» TASK DIRECTIONS
Would you filter these records and copy every line that has the word "some"?

» PROVIDED DATA
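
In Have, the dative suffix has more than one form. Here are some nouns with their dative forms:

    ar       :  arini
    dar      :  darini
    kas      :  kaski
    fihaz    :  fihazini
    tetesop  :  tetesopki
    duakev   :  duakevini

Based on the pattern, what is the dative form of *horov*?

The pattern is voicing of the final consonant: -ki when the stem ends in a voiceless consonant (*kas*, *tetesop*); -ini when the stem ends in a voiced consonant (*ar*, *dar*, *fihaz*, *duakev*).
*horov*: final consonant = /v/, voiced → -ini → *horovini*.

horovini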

--

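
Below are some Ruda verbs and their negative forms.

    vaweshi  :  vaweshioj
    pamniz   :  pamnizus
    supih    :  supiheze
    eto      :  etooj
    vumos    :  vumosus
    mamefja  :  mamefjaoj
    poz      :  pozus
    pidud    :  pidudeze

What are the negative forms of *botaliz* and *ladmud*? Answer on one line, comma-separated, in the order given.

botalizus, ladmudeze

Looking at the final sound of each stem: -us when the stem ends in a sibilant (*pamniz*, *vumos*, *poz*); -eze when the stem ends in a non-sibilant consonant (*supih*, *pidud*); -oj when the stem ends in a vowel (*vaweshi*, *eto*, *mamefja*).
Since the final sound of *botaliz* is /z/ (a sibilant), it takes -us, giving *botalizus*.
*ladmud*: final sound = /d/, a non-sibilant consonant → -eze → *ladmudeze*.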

» FINISHED TASK
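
In Have, the dative suffix has more than one form. Here are some nouns with their dative forms:
Below are some Ruda verbs and their negative forms.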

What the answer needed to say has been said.